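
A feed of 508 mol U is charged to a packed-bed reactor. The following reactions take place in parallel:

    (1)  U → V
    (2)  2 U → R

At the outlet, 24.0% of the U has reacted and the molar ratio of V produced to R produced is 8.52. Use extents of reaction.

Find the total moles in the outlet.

Conversion of U: U consumed = 0.24 × 508 = 121.9 mol = 1ξ₁ + 2ξ₂.
Selectivity: 1ξ₁ / (1ξ₂) = 8.52 → ξ₁ = 8.52 ξ₂.
Substitute: (1·8.52 + 2) ξ₂ = 121.9 → ξ₂ = 11.59 mol, ξ₁ = 98.74 mol.
Outlet amounts (n = n₀ + Σ ν·ξ):
  U: 508 − 1(98.74) − 2(11.59) = 386.1
  V: 0 + 1(98.74) = 98.74
  R: 0 + 1(11.59) = 11.59
Total out = 386.1 + 98.74 + 11.59 = 496.4 mol.

496 mol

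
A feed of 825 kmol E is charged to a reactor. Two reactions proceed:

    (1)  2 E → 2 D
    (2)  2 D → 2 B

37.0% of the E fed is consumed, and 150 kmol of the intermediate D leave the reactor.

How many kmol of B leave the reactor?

155 kmol

Conversion of E: E consumed = 2ξ₁ = 0.37 × 825 → ξ₁ = 152.6 kmol.
D balance: n_D = 0 + 2ξ₁ − 2ξ₂ = 150 → ξ₂ = (2·152.6 − 150)/2 = 77.62 kmol.
Outlet amounts (n = n₀ + Σ ν·ξ):
  E: 825 − 2(152.6) = 519.8
  D: 0 + 2(152.6) − 2(77.62) = 150
  B: 0 + 2(77.62) = 155.2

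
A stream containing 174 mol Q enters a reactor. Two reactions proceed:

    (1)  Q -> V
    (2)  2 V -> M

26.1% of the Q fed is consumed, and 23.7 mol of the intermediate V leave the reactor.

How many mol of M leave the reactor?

Conversion of Q: Q consumed = 1ξ₁ = 0.261 × 174 → ξ₁ = 45.41 mol.
V balance: n_V = 0 + 1ξ₁ − 2ξ₂ = 23.7 → ξ₂ = (1·45.41 − 23.7)/2 = 10.86 mol.
Outlet amounts (n = n₀ + Σ ν·ξ):
  Q: 174 − 1(45.41) = 128.6
  V: 0 + 1(45.41) − 2(10.86) = 23.7
  M: 0 + 1(10.86) = 10.86

10.9 mol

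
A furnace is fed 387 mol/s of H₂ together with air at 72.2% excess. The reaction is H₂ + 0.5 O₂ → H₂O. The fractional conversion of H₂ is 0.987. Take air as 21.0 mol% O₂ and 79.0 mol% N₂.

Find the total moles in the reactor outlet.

1780 mol/s

Stoichiometric O₂ = 0.5 × 387 = 193.5 mol/s; O₂ fed = 193.5 × 1.722 = 333.2 mol/s.
N₂ fed = 333.2 × 79/21 = 1253 mol/s.
Fuel reacted = 0.987 × 387 → ξ = 382 mol/s.
Outlet (n = n₀ + ν ξ):
  H₂: 387 − 1(382) = 5.031
  O₂: 333.2 − 0.5(382) = 142.2
  N₂: 1253 (inert)
  H₂O: 0 + 1(382) = 382
Total out = 5.031 + 142.2 + 1253 + 382 = 1783 mol/s.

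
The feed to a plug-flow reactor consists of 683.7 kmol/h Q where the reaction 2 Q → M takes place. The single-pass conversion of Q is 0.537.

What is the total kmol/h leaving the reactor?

Q reacted = 0.537 × 683.7 = 367.1 kmol/h; ν_Q = −2, so ξ = 367.1/2 = 183.6 kmol/h.
Outlet amounts (n = n₀ + ν ξ):
  Q: 683.7 − 2(183.6) = 316.6
  M: 0 + 1(183.6) = 183.6
Total out = 316.6 + 183.6 = 500.1 kmol/h.

500 kmol/h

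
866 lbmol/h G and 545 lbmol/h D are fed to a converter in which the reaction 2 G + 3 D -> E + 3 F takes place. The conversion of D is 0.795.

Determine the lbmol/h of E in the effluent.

144 lbmol/h

D reacted = 0.795 × 545 = 433.3 lbmol/h; ν_D = −3, so ξ = 433.3/3 = 144.4 lbmol/h.
Outlet amounts (n = n₀ + ν ξ):
  G: 866 − 2(144.4) = 577.1
  D: 545 − 3(144.4) = 111.7
  E: 0 + 1(144.4) = 144.4
  F: 0 + 3(144.4) = 433.3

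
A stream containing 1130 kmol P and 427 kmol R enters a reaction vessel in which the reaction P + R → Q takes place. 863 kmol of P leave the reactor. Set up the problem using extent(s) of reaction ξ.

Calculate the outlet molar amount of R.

160 kmol

For P: n = n₀ − 1ξ → 863 = 1130 − 1ξ, giving ξ = 267 kmol.
Outlet amounts (n = n₀ + ν ξ):
  P: 1130 − 1(267) = 863
  R: 427 − 1(267) = 160
  Q: 0 + 1(267) = 267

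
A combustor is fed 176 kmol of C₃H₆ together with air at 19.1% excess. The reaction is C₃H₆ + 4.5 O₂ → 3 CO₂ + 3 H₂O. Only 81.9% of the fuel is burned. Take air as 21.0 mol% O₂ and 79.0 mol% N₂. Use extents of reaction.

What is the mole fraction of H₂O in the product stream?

0.0912

Stoichiometric O₂ = 4.5 × 176 = 792 kmol; O₂ fed = 792 × 1.191 = 943.3 kmol.
N₂ fed = 943.3 × 79/21 = 3548 kmol.
Fuel reacted = 0.819 × 176 → ξ = 144.1 kmol.
Outlet (n = n₀ + ν ξ):
  C₃H₆: 176 − 1(144.1) = 31.86
  O₂: 943.3 − 4.5(144.1) = 294.6
  N₂: 3548 (inert)
  CO₂: 0 + 3(144.1) = 432.4
  H₂O: 0 + 3(144.1) = 432.4
Total out = 4740 kmol; y_H₂O = 432.4 / 4740 = 0.09123.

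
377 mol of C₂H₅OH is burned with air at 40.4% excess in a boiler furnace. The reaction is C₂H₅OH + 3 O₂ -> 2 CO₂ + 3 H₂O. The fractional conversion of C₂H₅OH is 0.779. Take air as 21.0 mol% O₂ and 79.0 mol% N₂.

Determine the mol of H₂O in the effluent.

881 mol

Stoichiometric O₂ = 3 × 377 = 1131 mol; O₂ fed = 1131 × 1.404 = 1588 mol.
N₂ fed = 1588 × 79/21 = 5974 mol.
Fuel reacted = 0.779 × 377 → ξ = 293.7 mol.
Outlet (n = n₀ + ν ξ):
  C₂H₅OH: 377 − 1(293.7) = 83.32
  O₂: 1588 − 3(293.7) = 706.9
  N₂: 5974 (inert)
  CO₂: 0 + 2(293.7) = 587.4
  H₂O: 0 + 3(293.7) = 881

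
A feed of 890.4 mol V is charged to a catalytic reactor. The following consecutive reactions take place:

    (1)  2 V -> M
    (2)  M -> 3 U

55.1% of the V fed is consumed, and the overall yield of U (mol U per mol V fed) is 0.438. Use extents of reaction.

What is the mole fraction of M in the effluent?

0.127

Conversion of V: V consumed = 2ξ₁ = 0.551 × 890.4 → ξ₁ = 245.3 mol.
Yield of U: 3ξ₂ / 890.4 = 0.438 → ξ₂ = 130 mol.
Outlet amounts (n = n₀ + Σ ν·ξ):
  V: 890.4 − 2(245.3) = 399.8
  M: 0 + 1(245.3) − 1(130) = 115.3
  U: 0 + 3(130) = 390
Total out = 905.1 mol; y_M = 115.3 / 905.1 = 0.1274.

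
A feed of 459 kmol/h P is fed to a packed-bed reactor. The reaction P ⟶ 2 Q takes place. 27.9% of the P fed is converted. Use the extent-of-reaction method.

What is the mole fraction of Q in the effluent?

P reacted = 0.279 × 459 = 128.1 kmol/h; ν_P = −1, so ξ = 128.1/1 = 128.1 kmol/h.
Outlet amounts (n = n₀ + ν ξ):
  P: 459 − 1(128.1) = 330.9
  Q: 0 + 2(128.1) = 256.1
Total out = 587.1 kmol/h; y_Q = 256.1 / 587.1 = 0.4363.

0.436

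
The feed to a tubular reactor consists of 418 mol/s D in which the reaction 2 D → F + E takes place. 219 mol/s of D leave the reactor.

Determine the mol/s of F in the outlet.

99.5 mol/s

For D: n = n₀ − 2ξ → 219 = 418 − 2ξ, giving ξ = 99.5 mol/s.
Outlet amounts (n = n₀ + ν ξ):
  D: 418 − 2(99.5) = 219
  F: 0 + 1(99.5) = 99.5
  E: 0 + 1(99.5) = 99.5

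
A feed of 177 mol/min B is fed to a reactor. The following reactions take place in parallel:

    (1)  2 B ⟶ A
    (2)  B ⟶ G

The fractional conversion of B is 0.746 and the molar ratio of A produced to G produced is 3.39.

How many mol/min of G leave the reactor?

Conversion of B: B consumed = 0.746 × 177 = 132 mol/min = 2ξ₁ + 1ξ₂.
Selectivity: 1ξ₁ / (1ξ₂) = 3.39 → ξ₁ = 3.39 ξ₂.
Substitute: (2·3.39 + 1) ξ₂ = 132 → ξ₂ = 16.97 mol/min, ξ₁ = 57.54 mol/min.
Outlet amounts (n = n₀ + Σ ν·ξ):
  B: 177 − 2(57.54) − 1(16.97) = 44.96
  A: 0 + 1(57.54) = 57.54
  G: 0 + 1(16.97) = 16.97

17 mol/min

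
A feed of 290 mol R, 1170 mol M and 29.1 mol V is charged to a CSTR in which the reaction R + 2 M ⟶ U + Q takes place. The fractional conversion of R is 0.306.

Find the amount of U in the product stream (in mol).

R reacted = 0.306 × 290 = 88.74 mol; ν_R = −1, so ξ = 88.74/1 = 88.74 mol.
Outlet amounts (n = n₀ + ν ξ):
  R: 290 − 1(88.74) = 201.3
  M: 1170 − 2(88.74) = 992.5
  U: 0 + 1(88.74) = 88.74
  Q: 0 + 1(88.74) = 88.74
  V: 29.1 (inert)

88.7 mol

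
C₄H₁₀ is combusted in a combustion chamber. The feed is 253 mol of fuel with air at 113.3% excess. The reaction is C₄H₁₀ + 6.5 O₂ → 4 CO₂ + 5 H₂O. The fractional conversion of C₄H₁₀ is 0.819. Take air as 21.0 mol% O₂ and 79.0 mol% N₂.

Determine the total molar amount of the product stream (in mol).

Stoichiometric O₂ = 6.5 × 253 = 1644 mol; O₂ fed = 1644 × 2.133 = 3508 mol.
N₂ fed = 3508 × 79/21 = 13200 mol.
Fuel reacted = 0.819 × 253 → ξ = 207.2 mol.
Outlet (n = n₀ + ν ξ):
  C₄H₁₀: 253 − 1(207.2) = 45.79
  O₂: 3508 − 6.5(207.2) = 2161
  N₂: 13200 (inert)
  CO₂: 0 + 4(207.2) = 828.8
  H₂O: 0 + 5(207.2) = 1036
Total out = 45.79 + 2161 + 13200 + 828.8 + 1036 = 17270 mol.

17300 mol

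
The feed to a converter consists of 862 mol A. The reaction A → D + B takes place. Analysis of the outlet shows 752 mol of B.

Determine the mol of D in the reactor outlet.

For B: n = n₀ + 1ξ → 752 = 0 + 1ξ, giving ξ = 752 mol.
Outlet amounts (n = n₀ + ν ξ):
  A: 862 − 1(752) = 110
  D: 0 + 1(752) = 752
  B: 0 + 1(752) = 752

752 mol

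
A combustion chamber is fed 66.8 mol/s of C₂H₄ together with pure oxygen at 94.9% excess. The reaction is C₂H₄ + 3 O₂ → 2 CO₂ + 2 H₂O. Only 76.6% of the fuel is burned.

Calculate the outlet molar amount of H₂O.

102 mol/s

Stoichiometric O₂ = 3 × 66.8 = 200.4 mol/s; O₂ fed = 200.4 × 1.949 = 390.6 mol/s.
Fuel reacted = 0.766 × 66.8 → ξ = 51.17 mol/s.
Outlet (n = n₀ + ν ξ):
  C₂H₄: 66.8 − 1(51.17) = 15.63
  O₂: 390.6 − 3(51.17) = 237.1
  CO₂: 0 + 2(51.17) = 102.3
  H₂O: 0 + 2(51.17) = 102.3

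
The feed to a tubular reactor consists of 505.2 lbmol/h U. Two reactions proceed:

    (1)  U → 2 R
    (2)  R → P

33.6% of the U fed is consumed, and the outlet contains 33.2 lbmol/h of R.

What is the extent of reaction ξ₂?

ξ₂ = 306 lbmol/h

Conversion of U: U consumed = 1ξ₁ = 0.336 × 505.2 → ξ₁ = 169.7 lbmol/h.
R balance: n_R = 0 + 2ξ₁ − 1ξ₂ = 33.2 → ξ₂ = (2·169.7 − 33.2)/1 = 306.3 lbmol/h.
Outlet amounts (n = n₀ + Σ ν·ξ):
  U: 505.2 − 1(169.7) = 335.5
  R: 0 + 2(169.7) − 1(306.3) = 33.2
  P: 0 + 1(306.3) = 306.3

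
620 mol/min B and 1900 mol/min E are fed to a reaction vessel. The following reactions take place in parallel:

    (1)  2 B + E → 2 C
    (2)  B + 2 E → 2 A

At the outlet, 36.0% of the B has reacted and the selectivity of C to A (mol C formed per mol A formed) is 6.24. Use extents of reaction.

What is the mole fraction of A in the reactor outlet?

Conversion of B: B consumed = 0.36 × 620 = 223.2 mol/min = 2ξ₁ + 1ξ₂.
Selectivity: 2ξ₁ / (2ξ₂) = 6.24 → ξ₁ = 6.24 ξ₂.
Substitute: (2·6.24 + 1) ξ₂ = 223.2 → ξ₂ = 16.56 mol/min, ξ₁ = 103.3 mol/min.
Outlet amounts (n = n₀ + Σ ν·ξ):
  B: 620 − 2(103.3) − 1(16.56) = 396.8
  E: 1900 − 1(103.3) − 2(16.56) = 1764
  C: 0 + 2(103.3) = 206.6
  A: 0 + 2(16.56) = 33.12
Total out = 2400 mol/min; y_A = 33.12 / 2400 = 0.0138.

0.0138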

□ □ □

* Task directions
Write out only the lines that run from the line containing "A stream containing 174" through the line containing "26.1% of the", both included, exactly as they appear above.

* Written response
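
A stream containing 174 mol Q enters a reactor. Two reactions proceed:

    (1)  Q -> V
    (2)  2 V -> M

26.1% of the Q fed is consumed, and 23.7 mol of the intermediate V leave the reactor.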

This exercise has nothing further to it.